## Exercise aim
Each entry needs to appear again, retyped exactly as it is below.

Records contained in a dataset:
--- START ---

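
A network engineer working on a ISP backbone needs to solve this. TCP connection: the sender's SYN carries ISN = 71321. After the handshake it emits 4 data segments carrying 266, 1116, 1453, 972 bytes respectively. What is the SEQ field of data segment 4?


The SYN occupies sequence number ISN = 71321, so the first data byte is ISN + 1 = 71322.
SEQ of data segment i = (ISN + 1) + sum of payload sizes of segments 1..i-1.
Segment 1: SEQ = 71322, payload = 266 bytes
Segment 2: SEQ = 71588, payload = 1116 bytes
Segment 3: SEQ = 72704, payload = 1453 bytes
Segment 4: SEQ = 74157, payload = 972 bytes
SEQ of segment 4 = 71322 + 266 + 1116 + 1453 = 74157

74157


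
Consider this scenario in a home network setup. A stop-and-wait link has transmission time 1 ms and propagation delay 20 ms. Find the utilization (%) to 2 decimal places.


Given: Ttrans = 1 ms, Tprop = 20 ms
RTT = 2 * Tprop = 2 * 20 = 40 ms
U = Ttrans / (Ttrans + RTT)
U = 1 / (1 + 40)
U = 1 / 41 = 0.02439
U% = 2.44%

2.44


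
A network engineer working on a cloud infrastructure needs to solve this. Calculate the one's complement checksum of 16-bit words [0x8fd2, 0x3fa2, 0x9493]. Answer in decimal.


Given words: [0x8fd2, 0x3fa2, 0x9493]
Step 1: Sum all words
Raw sum = 36818 + 16290 + 38035 = 91143
Step 2: Fold carry: (25607 + 1) = 25608
One's complement = ~25608 & 0xFFFF = 39927

39927


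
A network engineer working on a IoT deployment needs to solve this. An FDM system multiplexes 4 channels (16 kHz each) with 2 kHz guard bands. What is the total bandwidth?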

--- END ---

## The completed task
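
A network engineer working on a ISP backbone needs to solve this. TCP connection: the sender's SYN carries ISN = 71321. After the handshake it emits 4 data segments carrying 266, 1116, 1453, 972 bytes respectively. What is the SEQ field of data segment 4?


The SYN occupies sequence number ISN = 71321, so the first data byte is ISN + 1 = 71322.
SEQ of data segment i = (ISN + 1) + sum of payload sizes of segments 1..i-1.
Segment 1: SEQ = 71322, payload = 266 bytes
Segment 2: SEQ = 71588, payload = 1116 bytes
Segment 3: SEQ = 72704, payload = 1453 bytes
Segment 4: SEQ = 74157, payload = 972 bytes
SEQ of segment 4 = 71322 + 266 + 1116 + 1453 = 74157

74157


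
Consider this scenario in a home network setup. A stop-and-wait link has transmission time 1 ms and propagation delay 20 ms. Find the utilization (%) to 2 decimal places.


Given: Ttrans = 1 ms, Tprop = 20 ms
RTT = 2 * Tprop = 2 * 20 = 40 ms
U = Ttrans / (Ttrans + RTT)
U = 1 / (1 + 40)
U = 1 / 41 = 0.02439
U% = 2.44%

2.44


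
A network engineer working on a cloud infrastructure needs to solve this. Calculate the one's complement checksum of 16-bit words [0x8fd2, 0x3fa2, 0x9493]. Answer in decimal.


Given words: [0x8fd2, 0x3fa2, 0x9493]
Step 1: Sum all words
Raw sum = 36818 + 16290 + 38035 = 91143
Step 2: Fold carry: (25607 + 1) = 25608
One's complement = ~25608 & 0xFFFF = 39927

39927


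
A network engineer working on a IoT deployment needs to solve this. An FDM system multiplexes 4 channels (16 kHz each) with 2 kHz guard bands. What is the total bandwidth?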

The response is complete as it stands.